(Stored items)
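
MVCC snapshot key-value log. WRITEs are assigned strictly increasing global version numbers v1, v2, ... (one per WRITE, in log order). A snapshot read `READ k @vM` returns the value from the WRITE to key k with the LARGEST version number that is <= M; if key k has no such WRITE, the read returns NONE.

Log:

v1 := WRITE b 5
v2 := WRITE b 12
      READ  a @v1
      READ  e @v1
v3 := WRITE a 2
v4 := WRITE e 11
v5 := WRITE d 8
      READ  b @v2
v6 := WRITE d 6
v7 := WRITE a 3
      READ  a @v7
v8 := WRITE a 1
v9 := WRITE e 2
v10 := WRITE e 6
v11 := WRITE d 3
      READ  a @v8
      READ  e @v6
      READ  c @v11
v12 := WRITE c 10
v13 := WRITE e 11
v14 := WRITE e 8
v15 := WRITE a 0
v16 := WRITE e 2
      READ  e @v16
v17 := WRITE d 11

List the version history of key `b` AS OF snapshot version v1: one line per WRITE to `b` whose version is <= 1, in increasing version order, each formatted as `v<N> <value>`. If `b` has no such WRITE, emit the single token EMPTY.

Answer: v1 5

Derivation:
Scan writes for key=b with version <= 1:
  v1 WRITE b 5 -> keep
  v2 WRITE b 12 -> drop (> snap)
  v3 WRITE a 2 -> skip
  v4 WRITE e 11 -> skip
  v5 WRITE d 8 -> skip
  v6 WRITE d 6 -> skip
  v7 WRITE a 3 -> skip
  v8 WRITE a 1 -> skip
  v9 WRITE e 2 -> skip
  v10 WRITE e 6 -> skip
  v11 WRITE d 3 -> skip
  v12 WRITE c 10 -> skip
  v13 WRITE e 11 -> skip
  v14 WRITE e 8 -> skip
  v15 WRITE a 0 -> skip
  v16 WRITE e 2 -> skip
  v17 WRITE d 11 -> skip
Collected: [(1, 5)]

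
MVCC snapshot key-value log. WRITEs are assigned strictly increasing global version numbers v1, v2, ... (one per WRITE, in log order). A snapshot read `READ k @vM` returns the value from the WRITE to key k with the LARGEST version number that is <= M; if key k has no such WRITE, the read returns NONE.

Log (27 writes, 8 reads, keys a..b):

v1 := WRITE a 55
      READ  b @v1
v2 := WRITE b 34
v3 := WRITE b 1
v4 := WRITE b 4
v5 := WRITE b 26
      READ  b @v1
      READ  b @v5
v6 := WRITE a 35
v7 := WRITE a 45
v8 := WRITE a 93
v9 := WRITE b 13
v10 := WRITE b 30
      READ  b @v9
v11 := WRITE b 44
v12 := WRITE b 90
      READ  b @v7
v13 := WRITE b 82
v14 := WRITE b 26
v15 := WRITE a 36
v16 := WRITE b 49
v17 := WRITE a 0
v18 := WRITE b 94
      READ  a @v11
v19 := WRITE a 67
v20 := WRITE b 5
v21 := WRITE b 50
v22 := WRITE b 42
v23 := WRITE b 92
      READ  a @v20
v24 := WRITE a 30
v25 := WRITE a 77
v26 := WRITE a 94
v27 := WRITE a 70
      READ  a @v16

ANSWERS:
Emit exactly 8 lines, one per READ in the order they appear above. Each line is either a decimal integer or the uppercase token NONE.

Answer: NONE
NONE
26
13
26
93
67
36

Derivation:
v1: WRITE a=55  (a history now [(1, 55)])
READ b @v1: history=[] -> no version <= 1 -> NONE
v2: WRITE b=34  (b history now [(2, 34)])
v3: WRITE b=1  (b history now [(2, 34), (3, 1)])
v4: WRITE b=4  (b history now [(2, 34), (3, 1), (4, 4)])
v5: WRITE b=26  (b history now [(2, 34), (3, 1), (4, 4), (5, 26)])
READ b @v1: history=[(2, 34), (3, 1), (4, 4), (5, 26)] -> no version <= 1 -> NONE
READ b @v5: history=[(2, 34), (3, 1), (4, 4), (5, 26)] -> pick v5 -> 26
v6: WRITE a=35  (a history now [(1, 55), (6, 35)])
v7: WRITE a=45  (a history now [(1, 55), (6, 35), (7, 45)])
v8: WRITE a=93  (a history now [(1, 55), (6, 35), (7, 45), (8, 93)])
v9: WRITE b=13  (b history now [(2, 34), (3, 1), (4, 4), (5, 26), (9, 13)])
v10: WRITE b=30  (b history now [(2, 34), (3, 1), (4, 4), (5, 26), (9, 13), (10, 30)])
READ b @v9: history=[(2, 34), (3, 1), (4, 4), (5, 26), (9, 13), (10, 30)] -> pick v9 -> 13
v11: WRITE b=44  (b history now [(2, 34), (3, 1), (4, 4), (5, 26), (9, 13), (10, 30), (11, 44)])
v12: WRITE b=90  (b history now [(2, 34), (3, 1), (4, 4), (5, 26), (9, 13), (10, 30), (11, 44), (12, 90)])
READ b @v7: history=[(2, 34), (3, 1), (4, 4), (5, 26), (9, 13), (10, 30), (11, 44), (12, 90)] -> pick v5 -> 26
v13: WRITE b=82  (b history now [(2, 34), (3, 1), (4, 4), (5, 26), (9, 13), (10, 30), (11, 44), (12, 90), (13, 82)])
v14: WRITE b=26  (b history now [(2, 34), (3, 1), (4, 4), (5, 26), (9, 13), (10, 30), (11, 44), (12, 90), (13, 82), (14, 26)])
v15: WRITE a=36  (a history now [(1, 55), (6, 35), (7, 45), (8, 93), (15, 36)])
v16: WRITE b=49  (b history now [(2, 34), (3, 1), (4, 4), (5, 26), (9, 13), (10, 30), (11, 44), (12, 90), (13, 82), (14, 26), (16, 49)])
v17: WRITE a=0  (a history now [(1, 55), (6, 35), (7, 45), (8, 93), (15, 36), (17, 0)])
v18: WRITE b=94  (b history now [(2, 34), (3, 1), (4, 4), (5, 26), (9, 13), (10, 30), (11, 44), (12, 90), (13, 82), (14, 26), (16, 49), (18, 94)])
READ a @v11: history=[(1, 55), (6, 35), (7, 45), (8, 93), (15, 36), (17, 0)] -> pick v8 -> 93
v19: WRITE a=67  (a history now [(1, 55), (6, 35), (7, 45), (8, 93), (15, 36), (17, 0), (19, 67)])
v20: WRITE b=5  (b history now [(2, 34), (3, 1), (4, 4), (5, 26), (9, 13), (10, 30), (11, 44), (12, 90), (13, 82), (14, 26), (16, 49), (18, 94), (20, 5)])
v21: WRITE b=50  (b history now [(2, 34), (3, 1), (4, 4), (5, 26), (9, 13), (10, 30), (11, 44), (12, 90), (13, 82), (14, 26), (16, 49), (18, 94), (20, 5), (21, 50)])
v22: WRITE b=42  (b history now [(2, 34), (3, 1), (4, 4), (5, 26), (9, 13), (10, 30), (11, 44), (12, 90), (13, 82), (14, 26), (16, 49), (18, 94), (20, 5), (21, 50), (22, 42)])
v23: WRITE b=92  (b history now [(2, 34), (3, 1), (4, 4), (5, 26), (9, 13), (10, 30), (11, 44), (12, 90), (13, 82), (14, 26), (16, 49), (18, 94), (20, 5), (21, 50), (22, 42), (23, 92)])
READ a @v20: history=[(1, 55), (6, 35), (7, 45), (8, 93), (15, 36), (17, 0), (19, 67)] -> pick v19 -> 67
v24: WRITE a=30  (a history now [(1, 55), (6, 35), (7, 45), (8, 93), (15, 36), (17, 0), (19, 67), (24, 30)])
v25: WRITE a=77  (a history now [(1, 55), (6, 35), (7, 45), (8, 93), (15, 36), (17, 0), (19, 67), (24, 30), (25, 77)])
v26: WRITE a=94  (a history now [(1, 55), (6, 35), (7, 45), (8, 93), (15, 36), (17, 0), (19, 67), (24, 30), (25, 77), (26, 94)])
v27: WRITE a=70  (a history now [(1, 55), (6, 35), (7, 45), (8, 93), (15, 36), (17, 0), (19, 67), (24, 30), (25, 77), (26, 94), (27, 70)])
READ a @v16: history=[(1, 55), (6, 35), (7, 45), (8, 93), (15, 36), (17, 0), (19, 67), (24, 30), (25, 77), (26, 94), (27, 70)] -> pick v15 -> 36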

## [ABOUT THIS TASK]
Look above for the line containing "v16 := WRITE e 2" and the line containing "v19 := WRITE a 67". Transcribe both, with the lines between them, exactly.

## [ANSWER]
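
v16 := WRITE e 2
      READ  e @v16
v17 := WRITE d 11

List the version history of key `b` AS OF snapshot version v1: one line per WRITE to `b` whose version is <= 1, in increasing version order, each formatted as `v<N> <value>`. If `b` has no such WRITE, emit the single token EMPTY.

Answer: v1 5

Derivation:
Scan writes for key=b with version <= 1:
  v1 WRITE b 5 -> keep
  v2 WRITE b 12 -> drop (> snap)
  v3 WRITE a 2 -> skip
  v4 WRITE e 11 -> skip
  v5 WRITE d 8 -> skip
  v6 WRITE d 6 -> skip
  v7 WRITE a 3 -> skip
  v8 WRITE a 1 -> skip
  v9 WRITE e 2 -> skip
  v10 WRITE e 6 -> skip
  v11 WRITE d 3 -> skip
  v12 WRITE c 10 -> skip
  v13 WRITE e 11 -> skip
  v14 WRITE e 8 -> skip
  v15 WRITE a 0 -> skip
  v16 WRITE e 2 -> skip
  v17 WRITE d 11 -> skip
Collected: [(1, 5)]

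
MVCC snapshot key-value log. WRITEs are assigned strictly increasing global version numbers v1, v2, ... (one per WRITE, in log order). A snapshot read `READ k @vM` returns the value from the WRITE to key k with the LARGEST version number that is <= M; if key k has no such WRITE, the read returns NONE.

Log (27 writes, 8 reads, keys a..b):

v1 := WRITE a 55
      READ  b @v1
v2 := WRITE b 34
v3 := WRITE b 1
v4 := WRITE b 4
v5 := WRITE b 26
      READ  b @v1
      READ  b @v5
v6 := WRITE a 35
v7 := WRITE a 45
v8 := WRITE a 93
v9 := WRITE b 13
v10 := WRITE b 30
      READ  b @v9
v11 := WRITE b 44
v12 := WRITE b 90
      READ  b @v7
v13 := WRITE b 82
v14 := WRITE b 26
v15 := WRITE a 36
v16 := WRITE b 49
v17 := WRITE a 0
v18 := WRITE b 94
      READ  a @v11
v19 := WRITE a 67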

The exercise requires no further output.